### EXERCISE PROMPT
Reproduce all of the data exactly.

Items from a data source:
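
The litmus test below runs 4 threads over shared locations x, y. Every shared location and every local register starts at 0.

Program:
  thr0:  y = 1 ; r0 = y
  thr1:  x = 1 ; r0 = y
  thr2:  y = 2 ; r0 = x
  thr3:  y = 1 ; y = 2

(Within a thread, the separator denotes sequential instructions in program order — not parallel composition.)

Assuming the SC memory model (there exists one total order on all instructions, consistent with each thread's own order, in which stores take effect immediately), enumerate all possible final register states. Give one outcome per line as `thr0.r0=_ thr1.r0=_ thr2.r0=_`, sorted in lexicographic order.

outcome vector order: (thr0.r0,thr1.r0,thr2.r0)
|SC outcomes| = 10

thr0.r0=1 thr1.r0=0 thr2.r0=1
thr0.r0=1 thr1.r0=1 thr2.r0=0
thr0.r0=1 thr1.r0=1 thr2.r0=1
thr0.r0=1 thr1.r0=2 thr2.r0=0
thr0.r0=1 thr1.r0=2 thr2.r0=1
thr0.r0=2 thr1.r0=0 thr2.r0=1
thr0.r0=2 thr1.r0=1 thr2.r0=0
thr0.r0=2 thr1.r0=1 thr2.r0=1
thr0.r0=2 thr1.r0=2 thr2.r0=0
thr0.r0=2 thr1.r0=2 thr2.r0=1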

### THE ANSWER
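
The litmus test below runs 4 threads over shared locations x, y. Every shared location and every local register starts at 0.

Program:
  thr0:  y = 1 ; r0 = y
  thr1:  x = 1 ; r0 = y
  thr2:  y = 2 ; r0 = x
  thr3:  y = 1 ; y = 2

(Within a thread, the separator denotes sequential instructions in program order — not parallel composition.)

Assuming the SC memory model (there exists one total order on all instructions, consistent with each thread's own order, in which stores take effect immediately), enumerate all possible final register states. Give one outcome per line as `thr0.r0=_ thr1.r0=_ thr2.r0=_`, sorted in lexicographic order.

outcome vector order: (thr0.r0,thr1.r0,thr2.r0)
|SC outcomes| = 10

thr0.r0=1 thr1.r0=0 thr2.r0=1
thr0.r0=1 thr1.r0=1 thr2.r0=0
thr0.r0=1 thr1.r0=1 thr2.r0=1
thr0.r0=1 thr1.r0=2 thr2.r0=0
thr0.r0=1 thr1.r0=2 thr2.r0=1
thr0.r0=2 thr1.r0=0 thr2.r0=1
thr0.r0=2 thr1.r0=1 thr2.r0=0
thr0.r0=2 thr1.r0=1 thr2.r0=1
thr0.r0=2 thr1.r0=2 thr2.r0=0
thr0.r0=2 thr1.r0=2 thr2.r0=1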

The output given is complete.